● PROBLEM DETAILS: Find the string "practice" in the data, then copy every line where it is found.

** Opening RECORDS SHOWN block **

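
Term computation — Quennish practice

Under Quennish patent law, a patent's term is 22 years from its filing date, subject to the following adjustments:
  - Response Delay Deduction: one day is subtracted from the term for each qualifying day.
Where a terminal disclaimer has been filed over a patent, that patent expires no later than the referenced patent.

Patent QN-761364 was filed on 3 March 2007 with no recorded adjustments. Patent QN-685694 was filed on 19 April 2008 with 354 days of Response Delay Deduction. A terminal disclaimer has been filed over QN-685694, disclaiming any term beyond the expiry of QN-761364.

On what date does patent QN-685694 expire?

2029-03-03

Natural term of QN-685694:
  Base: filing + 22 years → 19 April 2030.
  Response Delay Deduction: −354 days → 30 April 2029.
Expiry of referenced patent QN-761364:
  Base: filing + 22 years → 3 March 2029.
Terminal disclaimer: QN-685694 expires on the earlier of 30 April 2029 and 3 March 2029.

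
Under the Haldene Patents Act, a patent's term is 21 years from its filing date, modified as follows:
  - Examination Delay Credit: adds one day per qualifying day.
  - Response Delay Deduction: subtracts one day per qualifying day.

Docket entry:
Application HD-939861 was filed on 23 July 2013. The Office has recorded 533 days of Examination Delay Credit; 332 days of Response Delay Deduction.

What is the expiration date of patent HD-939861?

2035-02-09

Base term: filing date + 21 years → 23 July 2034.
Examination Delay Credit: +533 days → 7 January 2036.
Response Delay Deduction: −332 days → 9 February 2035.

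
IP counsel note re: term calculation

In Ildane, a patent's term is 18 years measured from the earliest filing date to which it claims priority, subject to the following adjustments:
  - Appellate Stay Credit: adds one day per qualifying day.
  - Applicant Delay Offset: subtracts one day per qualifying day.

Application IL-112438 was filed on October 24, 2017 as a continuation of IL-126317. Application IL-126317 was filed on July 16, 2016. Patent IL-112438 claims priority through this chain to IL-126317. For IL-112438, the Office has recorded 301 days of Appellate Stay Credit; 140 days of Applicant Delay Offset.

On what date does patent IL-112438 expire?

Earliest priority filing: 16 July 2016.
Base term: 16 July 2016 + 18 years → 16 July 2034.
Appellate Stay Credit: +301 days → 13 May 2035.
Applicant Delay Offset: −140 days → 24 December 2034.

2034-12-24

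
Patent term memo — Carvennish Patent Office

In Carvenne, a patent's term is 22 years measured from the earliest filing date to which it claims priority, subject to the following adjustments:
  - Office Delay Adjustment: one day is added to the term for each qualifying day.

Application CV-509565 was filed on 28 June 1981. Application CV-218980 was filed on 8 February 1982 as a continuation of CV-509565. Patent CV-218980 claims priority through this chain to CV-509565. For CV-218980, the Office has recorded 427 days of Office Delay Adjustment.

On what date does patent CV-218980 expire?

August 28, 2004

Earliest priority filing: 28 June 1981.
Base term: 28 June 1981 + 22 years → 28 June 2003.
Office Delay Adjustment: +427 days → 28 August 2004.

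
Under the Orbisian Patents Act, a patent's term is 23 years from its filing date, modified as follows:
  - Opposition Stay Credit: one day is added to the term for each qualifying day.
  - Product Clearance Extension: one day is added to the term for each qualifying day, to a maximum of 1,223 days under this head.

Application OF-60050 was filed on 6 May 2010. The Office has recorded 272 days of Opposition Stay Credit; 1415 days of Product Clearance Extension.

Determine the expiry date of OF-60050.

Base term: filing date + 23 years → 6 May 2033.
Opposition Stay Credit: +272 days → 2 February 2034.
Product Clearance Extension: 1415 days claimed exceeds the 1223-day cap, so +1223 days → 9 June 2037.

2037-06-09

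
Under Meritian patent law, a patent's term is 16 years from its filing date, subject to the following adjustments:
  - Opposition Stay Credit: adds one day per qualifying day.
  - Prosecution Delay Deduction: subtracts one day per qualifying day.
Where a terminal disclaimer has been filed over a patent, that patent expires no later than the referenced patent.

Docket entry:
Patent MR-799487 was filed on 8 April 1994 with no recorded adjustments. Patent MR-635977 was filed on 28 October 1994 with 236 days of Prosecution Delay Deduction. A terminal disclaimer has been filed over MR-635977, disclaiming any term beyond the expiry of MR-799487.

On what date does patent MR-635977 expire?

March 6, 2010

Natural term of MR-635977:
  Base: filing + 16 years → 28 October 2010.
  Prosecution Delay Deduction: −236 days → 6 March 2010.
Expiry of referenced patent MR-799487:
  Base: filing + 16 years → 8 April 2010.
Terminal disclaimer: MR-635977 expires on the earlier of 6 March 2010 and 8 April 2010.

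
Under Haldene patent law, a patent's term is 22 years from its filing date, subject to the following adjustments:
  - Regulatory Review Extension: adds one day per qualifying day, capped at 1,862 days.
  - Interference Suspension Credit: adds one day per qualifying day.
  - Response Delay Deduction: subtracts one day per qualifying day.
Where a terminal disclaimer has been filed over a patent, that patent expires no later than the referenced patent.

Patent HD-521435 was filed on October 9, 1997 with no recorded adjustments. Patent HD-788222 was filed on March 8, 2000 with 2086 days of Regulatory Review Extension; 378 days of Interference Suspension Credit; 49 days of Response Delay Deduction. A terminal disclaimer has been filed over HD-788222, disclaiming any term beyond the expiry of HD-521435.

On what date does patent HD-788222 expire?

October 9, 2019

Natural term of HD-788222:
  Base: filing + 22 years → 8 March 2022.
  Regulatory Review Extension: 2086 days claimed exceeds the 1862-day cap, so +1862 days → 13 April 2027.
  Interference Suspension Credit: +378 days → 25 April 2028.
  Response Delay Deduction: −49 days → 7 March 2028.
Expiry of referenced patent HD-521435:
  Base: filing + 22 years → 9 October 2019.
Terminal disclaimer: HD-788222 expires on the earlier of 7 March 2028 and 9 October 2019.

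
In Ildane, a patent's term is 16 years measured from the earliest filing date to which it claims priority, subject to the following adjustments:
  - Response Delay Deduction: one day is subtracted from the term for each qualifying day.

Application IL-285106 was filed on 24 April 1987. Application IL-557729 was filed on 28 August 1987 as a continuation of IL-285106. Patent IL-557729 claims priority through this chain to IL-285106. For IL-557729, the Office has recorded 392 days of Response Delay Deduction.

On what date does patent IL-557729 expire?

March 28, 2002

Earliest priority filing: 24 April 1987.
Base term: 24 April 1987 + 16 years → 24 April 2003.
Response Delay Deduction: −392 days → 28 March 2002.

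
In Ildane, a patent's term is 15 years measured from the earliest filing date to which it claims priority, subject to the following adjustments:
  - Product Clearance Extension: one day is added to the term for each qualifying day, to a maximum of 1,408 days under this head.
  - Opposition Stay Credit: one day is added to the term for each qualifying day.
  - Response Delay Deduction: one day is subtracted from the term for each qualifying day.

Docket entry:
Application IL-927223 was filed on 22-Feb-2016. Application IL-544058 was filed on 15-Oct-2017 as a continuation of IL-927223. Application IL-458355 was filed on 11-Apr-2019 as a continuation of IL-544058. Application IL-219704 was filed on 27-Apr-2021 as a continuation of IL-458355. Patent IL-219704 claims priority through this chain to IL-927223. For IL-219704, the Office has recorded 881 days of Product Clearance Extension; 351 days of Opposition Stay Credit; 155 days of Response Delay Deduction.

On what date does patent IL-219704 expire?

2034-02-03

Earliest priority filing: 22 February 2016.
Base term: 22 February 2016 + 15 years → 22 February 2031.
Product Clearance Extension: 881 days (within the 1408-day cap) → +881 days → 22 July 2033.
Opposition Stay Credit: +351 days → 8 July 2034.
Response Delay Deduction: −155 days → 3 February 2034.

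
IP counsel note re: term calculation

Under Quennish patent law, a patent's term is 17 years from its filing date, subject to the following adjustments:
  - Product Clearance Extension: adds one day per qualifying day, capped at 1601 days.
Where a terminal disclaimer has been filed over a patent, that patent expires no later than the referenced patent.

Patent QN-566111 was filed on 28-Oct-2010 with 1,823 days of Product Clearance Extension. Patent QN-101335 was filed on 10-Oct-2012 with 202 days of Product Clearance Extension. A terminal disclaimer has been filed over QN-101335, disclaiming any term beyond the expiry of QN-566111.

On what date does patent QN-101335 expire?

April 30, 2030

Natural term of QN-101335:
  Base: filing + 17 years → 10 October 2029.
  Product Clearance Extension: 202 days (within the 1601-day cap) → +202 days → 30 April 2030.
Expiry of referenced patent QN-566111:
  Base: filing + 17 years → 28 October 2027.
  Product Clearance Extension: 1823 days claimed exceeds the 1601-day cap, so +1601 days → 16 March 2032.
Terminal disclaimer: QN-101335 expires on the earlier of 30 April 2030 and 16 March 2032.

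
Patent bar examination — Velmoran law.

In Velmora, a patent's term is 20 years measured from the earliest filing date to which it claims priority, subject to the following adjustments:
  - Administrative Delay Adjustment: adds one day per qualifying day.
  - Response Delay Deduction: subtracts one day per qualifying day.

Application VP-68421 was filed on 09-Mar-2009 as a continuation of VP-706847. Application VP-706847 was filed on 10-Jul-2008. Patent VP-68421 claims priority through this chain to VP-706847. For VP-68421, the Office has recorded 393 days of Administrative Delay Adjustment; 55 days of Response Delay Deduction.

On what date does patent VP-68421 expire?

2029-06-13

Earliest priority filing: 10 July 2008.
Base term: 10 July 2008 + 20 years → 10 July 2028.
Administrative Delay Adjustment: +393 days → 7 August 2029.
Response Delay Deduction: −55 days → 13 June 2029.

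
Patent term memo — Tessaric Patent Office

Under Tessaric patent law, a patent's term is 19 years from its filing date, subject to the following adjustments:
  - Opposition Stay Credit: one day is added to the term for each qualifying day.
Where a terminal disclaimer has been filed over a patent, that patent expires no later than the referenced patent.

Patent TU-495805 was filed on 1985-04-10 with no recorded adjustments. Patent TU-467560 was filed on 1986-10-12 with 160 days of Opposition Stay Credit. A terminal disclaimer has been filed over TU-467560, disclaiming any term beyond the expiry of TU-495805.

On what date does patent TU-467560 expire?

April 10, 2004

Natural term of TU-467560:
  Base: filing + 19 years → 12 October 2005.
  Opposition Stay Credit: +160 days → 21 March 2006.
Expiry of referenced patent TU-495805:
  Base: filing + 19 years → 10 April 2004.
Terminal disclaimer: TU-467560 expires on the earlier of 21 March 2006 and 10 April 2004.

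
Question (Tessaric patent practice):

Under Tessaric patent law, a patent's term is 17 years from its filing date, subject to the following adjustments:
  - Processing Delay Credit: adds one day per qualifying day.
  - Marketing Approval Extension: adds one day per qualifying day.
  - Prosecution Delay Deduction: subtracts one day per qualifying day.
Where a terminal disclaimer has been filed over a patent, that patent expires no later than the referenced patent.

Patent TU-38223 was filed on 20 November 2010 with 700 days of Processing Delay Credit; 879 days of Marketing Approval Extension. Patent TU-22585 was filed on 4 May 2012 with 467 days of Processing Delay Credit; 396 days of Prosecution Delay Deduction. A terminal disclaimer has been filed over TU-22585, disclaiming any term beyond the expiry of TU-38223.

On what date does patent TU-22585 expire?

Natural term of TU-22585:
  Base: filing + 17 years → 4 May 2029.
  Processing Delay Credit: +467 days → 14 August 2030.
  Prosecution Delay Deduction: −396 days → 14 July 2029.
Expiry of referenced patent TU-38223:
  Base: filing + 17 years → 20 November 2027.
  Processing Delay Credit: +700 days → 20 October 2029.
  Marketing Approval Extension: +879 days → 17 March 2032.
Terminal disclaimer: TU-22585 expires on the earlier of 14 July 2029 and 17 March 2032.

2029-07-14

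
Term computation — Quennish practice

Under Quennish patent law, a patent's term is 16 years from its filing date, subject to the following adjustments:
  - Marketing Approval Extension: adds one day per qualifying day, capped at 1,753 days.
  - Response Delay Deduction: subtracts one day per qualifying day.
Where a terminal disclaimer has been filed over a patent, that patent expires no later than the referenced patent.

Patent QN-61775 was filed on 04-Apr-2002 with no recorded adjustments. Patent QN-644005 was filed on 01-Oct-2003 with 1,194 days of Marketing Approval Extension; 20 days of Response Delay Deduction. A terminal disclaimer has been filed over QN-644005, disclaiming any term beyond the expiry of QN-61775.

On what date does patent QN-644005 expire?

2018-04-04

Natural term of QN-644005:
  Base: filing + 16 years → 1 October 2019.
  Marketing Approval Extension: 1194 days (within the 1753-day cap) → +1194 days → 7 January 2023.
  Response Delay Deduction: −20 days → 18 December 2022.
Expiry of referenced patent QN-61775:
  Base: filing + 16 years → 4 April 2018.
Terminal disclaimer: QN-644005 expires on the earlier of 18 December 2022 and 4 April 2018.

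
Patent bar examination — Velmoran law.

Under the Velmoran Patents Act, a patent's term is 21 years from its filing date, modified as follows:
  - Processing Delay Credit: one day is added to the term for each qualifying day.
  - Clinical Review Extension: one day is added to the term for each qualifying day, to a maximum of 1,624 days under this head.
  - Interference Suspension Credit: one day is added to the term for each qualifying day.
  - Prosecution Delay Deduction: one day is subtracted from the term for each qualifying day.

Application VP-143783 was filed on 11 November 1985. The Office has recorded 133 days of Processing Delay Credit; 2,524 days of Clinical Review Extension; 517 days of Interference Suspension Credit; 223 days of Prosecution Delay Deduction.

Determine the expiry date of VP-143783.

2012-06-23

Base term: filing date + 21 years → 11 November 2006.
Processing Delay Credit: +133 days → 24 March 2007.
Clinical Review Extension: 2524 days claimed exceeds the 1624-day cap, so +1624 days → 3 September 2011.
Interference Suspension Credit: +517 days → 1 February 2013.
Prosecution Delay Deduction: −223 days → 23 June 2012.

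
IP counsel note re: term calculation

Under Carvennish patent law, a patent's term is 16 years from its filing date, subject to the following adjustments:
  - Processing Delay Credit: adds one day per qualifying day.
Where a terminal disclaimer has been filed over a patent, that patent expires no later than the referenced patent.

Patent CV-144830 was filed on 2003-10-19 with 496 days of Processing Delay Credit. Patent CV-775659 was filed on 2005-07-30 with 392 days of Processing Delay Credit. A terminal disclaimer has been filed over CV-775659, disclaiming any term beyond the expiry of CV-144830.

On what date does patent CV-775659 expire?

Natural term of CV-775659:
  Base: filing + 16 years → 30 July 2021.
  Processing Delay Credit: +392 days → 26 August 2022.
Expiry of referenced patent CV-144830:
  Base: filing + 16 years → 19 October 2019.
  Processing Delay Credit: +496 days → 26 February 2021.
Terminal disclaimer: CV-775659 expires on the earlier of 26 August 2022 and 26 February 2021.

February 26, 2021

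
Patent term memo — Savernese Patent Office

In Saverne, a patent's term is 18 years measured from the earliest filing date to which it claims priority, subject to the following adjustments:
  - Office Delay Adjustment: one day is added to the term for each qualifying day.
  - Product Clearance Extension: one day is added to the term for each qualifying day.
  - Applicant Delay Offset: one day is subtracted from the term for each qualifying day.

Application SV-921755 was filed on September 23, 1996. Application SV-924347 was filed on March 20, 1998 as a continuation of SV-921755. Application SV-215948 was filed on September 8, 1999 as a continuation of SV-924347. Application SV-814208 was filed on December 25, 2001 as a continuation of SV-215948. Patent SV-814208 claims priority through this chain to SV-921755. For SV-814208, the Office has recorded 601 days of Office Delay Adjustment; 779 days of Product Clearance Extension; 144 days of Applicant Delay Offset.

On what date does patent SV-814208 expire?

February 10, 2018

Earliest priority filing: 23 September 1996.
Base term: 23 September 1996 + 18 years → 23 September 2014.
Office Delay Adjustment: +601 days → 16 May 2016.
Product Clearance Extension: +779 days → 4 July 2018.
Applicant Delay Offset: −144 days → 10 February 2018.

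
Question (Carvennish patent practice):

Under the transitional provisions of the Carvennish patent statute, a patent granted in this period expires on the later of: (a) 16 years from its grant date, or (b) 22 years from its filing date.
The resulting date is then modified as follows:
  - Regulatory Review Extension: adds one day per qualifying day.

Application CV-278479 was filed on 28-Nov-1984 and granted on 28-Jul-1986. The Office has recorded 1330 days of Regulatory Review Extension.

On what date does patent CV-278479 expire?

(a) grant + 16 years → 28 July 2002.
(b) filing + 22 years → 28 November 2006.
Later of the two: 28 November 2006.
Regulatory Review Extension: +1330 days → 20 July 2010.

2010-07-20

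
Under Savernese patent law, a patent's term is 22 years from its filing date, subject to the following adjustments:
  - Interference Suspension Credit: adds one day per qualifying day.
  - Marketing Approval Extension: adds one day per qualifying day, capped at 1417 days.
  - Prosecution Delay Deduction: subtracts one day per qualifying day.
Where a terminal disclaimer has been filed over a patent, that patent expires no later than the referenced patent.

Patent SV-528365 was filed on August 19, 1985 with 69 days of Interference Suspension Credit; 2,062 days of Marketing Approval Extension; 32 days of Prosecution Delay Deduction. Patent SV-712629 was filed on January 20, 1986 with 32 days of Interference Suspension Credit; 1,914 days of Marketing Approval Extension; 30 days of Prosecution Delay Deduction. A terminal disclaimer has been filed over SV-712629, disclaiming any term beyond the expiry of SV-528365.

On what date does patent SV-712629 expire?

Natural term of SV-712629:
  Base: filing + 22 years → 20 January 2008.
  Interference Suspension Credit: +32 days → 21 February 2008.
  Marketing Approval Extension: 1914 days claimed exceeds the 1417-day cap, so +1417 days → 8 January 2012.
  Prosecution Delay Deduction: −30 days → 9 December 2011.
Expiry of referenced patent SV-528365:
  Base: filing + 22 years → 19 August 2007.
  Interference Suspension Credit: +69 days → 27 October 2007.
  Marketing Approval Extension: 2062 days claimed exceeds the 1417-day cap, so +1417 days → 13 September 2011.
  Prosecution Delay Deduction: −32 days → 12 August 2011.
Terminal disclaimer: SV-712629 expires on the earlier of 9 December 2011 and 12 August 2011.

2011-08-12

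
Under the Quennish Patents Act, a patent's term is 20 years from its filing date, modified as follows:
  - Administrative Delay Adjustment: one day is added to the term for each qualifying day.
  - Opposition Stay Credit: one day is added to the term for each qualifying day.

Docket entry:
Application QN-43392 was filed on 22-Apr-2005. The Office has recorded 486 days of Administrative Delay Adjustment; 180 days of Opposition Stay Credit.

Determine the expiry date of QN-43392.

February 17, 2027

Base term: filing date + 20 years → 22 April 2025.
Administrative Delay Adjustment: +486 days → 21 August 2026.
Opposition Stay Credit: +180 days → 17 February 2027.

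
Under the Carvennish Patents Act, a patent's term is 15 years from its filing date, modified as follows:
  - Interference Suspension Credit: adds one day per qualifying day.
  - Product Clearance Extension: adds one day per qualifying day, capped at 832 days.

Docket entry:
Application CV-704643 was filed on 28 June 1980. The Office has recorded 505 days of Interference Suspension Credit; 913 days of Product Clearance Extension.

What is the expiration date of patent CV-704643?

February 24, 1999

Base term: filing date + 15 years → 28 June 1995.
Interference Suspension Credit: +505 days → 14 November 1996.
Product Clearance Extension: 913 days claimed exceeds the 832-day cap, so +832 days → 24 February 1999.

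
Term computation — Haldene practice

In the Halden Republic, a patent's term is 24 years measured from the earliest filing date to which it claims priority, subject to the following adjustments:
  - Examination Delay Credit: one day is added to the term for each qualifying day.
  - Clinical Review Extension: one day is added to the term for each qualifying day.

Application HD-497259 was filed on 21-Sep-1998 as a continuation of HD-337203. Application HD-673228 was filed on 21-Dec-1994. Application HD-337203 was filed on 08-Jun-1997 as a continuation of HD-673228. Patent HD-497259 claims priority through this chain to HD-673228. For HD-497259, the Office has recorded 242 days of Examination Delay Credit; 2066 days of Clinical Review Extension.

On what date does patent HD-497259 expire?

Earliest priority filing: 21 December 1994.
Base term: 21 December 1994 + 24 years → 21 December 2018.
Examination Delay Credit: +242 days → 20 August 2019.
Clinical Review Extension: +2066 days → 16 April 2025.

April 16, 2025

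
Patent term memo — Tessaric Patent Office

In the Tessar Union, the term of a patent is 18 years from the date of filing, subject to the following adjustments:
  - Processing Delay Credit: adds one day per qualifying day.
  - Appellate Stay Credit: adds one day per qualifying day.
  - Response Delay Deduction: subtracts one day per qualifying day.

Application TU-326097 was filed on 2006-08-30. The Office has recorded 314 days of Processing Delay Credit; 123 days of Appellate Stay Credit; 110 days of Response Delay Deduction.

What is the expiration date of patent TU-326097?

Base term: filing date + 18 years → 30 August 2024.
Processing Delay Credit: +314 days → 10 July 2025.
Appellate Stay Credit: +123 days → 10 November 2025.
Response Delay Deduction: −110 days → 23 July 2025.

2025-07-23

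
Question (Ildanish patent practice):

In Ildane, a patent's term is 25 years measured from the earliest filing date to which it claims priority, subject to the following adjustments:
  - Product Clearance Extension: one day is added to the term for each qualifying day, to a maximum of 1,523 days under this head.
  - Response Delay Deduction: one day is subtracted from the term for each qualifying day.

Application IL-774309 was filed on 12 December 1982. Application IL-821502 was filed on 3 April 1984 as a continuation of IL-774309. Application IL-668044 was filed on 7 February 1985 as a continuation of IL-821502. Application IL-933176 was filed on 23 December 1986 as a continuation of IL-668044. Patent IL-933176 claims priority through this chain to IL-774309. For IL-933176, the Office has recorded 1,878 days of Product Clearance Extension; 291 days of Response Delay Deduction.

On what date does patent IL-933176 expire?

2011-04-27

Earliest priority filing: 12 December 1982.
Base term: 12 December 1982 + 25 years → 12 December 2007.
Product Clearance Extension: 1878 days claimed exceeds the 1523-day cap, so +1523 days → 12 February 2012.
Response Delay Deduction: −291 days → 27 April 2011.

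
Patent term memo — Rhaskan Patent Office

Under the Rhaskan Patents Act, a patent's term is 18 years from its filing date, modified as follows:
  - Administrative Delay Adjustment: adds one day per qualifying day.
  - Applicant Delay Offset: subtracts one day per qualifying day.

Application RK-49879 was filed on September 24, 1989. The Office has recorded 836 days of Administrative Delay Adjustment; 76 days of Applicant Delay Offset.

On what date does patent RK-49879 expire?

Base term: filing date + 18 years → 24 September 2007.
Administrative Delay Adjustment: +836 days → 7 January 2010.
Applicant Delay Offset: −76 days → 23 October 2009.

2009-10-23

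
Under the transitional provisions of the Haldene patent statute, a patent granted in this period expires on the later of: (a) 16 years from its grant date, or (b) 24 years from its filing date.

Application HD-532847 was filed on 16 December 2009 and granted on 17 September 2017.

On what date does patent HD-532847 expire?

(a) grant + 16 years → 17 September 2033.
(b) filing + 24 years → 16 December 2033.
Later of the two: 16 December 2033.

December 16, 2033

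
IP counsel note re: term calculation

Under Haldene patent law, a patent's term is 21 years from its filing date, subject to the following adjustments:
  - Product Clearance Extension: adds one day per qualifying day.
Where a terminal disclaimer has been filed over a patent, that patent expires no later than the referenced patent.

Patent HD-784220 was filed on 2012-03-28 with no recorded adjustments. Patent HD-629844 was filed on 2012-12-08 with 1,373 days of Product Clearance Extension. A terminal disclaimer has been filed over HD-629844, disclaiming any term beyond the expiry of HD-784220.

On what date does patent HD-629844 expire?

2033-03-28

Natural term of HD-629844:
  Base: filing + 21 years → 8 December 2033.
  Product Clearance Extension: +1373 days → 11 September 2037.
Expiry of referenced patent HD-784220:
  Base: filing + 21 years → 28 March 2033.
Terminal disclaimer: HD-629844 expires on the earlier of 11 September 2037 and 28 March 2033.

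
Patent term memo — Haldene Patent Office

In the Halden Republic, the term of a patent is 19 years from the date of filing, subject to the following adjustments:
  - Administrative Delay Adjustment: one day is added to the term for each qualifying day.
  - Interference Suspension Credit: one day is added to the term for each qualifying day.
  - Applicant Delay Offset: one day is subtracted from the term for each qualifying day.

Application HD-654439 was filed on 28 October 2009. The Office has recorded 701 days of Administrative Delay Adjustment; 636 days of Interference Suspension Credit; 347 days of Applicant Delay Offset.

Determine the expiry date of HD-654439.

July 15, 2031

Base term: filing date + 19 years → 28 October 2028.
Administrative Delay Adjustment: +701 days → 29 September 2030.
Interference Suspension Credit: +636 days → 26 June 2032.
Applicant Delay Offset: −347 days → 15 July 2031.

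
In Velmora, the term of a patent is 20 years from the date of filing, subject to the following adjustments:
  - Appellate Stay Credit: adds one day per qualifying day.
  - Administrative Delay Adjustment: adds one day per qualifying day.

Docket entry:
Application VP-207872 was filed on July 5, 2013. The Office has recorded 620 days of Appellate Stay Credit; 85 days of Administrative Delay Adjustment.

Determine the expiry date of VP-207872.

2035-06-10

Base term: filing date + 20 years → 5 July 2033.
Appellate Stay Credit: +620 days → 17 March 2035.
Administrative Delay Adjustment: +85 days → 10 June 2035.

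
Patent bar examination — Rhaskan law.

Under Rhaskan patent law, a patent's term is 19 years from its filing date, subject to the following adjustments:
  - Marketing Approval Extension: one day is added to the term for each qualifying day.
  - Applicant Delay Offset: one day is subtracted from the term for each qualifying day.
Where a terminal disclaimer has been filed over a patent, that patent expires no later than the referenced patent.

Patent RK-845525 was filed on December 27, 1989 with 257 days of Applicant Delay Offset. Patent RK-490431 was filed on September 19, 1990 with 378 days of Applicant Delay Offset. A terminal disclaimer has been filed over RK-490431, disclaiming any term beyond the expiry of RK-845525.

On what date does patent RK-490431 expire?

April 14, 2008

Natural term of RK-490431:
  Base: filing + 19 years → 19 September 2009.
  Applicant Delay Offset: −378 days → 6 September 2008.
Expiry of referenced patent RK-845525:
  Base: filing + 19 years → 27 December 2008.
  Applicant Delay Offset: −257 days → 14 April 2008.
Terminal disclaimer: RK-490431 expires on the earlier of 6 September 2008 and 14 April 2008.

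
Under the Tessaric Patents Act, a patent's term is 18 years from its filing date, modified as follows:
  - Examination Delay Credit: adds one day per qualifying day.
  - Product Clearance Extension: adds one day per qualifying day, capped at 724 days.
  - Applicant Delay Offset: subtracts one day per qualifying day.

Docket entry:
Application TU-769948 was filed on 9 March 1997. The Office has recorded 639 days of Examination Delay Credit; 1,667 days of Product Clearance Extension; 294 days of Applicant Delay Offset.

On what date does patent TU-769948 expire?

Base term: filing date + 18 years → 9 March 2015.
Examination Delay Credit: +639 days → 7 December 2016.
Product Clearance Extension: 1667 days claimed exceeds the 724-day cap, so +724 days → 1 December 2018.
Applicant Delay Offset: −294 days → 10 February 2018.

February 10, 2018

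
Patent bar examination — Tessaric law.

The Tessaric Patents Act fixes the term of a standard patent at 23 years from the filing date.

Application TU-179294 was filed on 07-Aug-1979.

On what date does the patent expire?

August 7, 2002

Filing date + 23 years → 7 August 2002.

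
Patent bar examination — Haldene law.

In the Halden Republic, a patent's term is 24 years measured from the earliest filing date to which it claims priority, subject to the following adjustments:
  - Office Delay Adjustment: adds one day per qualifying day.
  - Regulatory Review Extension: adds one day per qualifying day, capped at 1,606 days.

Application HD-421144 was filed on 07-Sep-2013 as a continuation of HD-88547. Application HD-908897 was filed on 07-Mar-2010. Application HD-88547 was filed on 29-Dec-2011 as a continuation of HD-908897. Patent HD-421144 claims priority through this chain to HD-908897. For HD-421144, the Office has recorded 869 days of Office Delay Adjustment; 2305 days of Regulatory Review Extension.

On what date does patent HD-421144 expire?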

** Closing RECORDS SHOWN block **

● EXERCISE ANSWER:
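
Term computation — Quennish practice
Question (Tessaric patent practice):
Term computation — Quennish practice
Question (Carvennish patent practice):
Term computation — Haldene practice
Question (Ildanish patent practice):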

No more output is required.